• **YOUR ASSIGNMENT**: Check every line in the listing below for "assessor". Copy the ones where it occurs.

*** Opening of THE RECORDS ***

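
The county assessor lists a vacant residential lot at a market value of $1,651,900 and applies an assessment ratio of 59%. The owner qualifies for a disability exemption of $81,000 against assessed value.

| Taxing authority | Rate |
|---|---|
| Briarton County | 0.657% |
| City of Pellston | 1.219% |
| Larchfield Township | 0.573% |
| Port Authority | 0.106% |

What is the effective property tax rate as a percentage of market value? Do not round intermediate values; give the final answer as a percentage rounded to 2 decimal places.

Assessed value = $1,651,900 × 0.59 = $974,621
Taxable value = $974,621 − $81,000 = $893,621
Briarton County: $893,621 × 0.00657 = $5,871.08997
City of Pellston: $893,621 × 0.01219 = $10,893.23999
Larchfield Township: $893,621 × 0.00573 = $5,120.44833
Port Authority: $893,621 × 0.00106 = $947.23826
Total tax = $22,832.01655
Effective rate = $22,832.01655 ÷ $1,651,900 = 1.38% of market value

1.38%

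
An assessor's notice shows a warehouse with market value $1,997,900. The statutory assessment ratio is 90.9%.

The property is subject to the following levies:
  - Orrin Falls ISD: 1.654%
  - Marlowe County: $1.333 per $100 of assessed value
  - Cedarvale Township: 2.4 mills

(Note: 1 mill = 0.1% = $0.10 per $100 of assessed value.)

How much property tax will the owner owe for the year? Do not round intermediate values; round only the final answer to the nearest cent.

$58,605.26

Assessed value = $1,997,900 × 0.909 = $1,816,091.1
Orrin Falls ISD: $1,816,091.1 × 0.01654 = $30,038.146794
Marlowe County: $1,816,091.1 × 0.01333 = $24,208.494363
Cedarvale Township: $1,816,091.1 × 0.0024 = $4,358.61864
Total = $58,605.259797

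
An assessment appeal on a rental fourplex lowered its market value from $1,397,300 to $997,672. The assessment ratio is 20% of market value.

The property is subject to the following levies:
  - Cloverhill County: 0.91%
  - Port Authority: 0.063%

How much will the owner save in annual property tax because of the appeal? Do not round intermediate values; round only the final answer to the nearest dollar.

$778

Old assessed value = $1,397,300 × 0.2 = $279,460
New assessed value = $997,672 × 0.2 = $199,534.4
Combined rate = 0.0091 + 0.00063 = 0.00973
Old tax = $279,460 × 0.00973 = $2,719.1458
New tax = $199,534.4 × 0.00973 = $1,941.469712
Reduction = $2,719.1458 − $1,941.469712 = $777.676088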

*** Close of THE RECORDS ***

• **RESPONSE**:
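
The county assessor lists a vacant residential lot at a market value of $1,651,900 and applies an assessment ratio of 59%. The owner qualifies for a disability exemption of $81,000 against assessed value.
An assessor's notice shows a warehouse with market value $1,997,900. The statutory assessment ratio is 90.9%.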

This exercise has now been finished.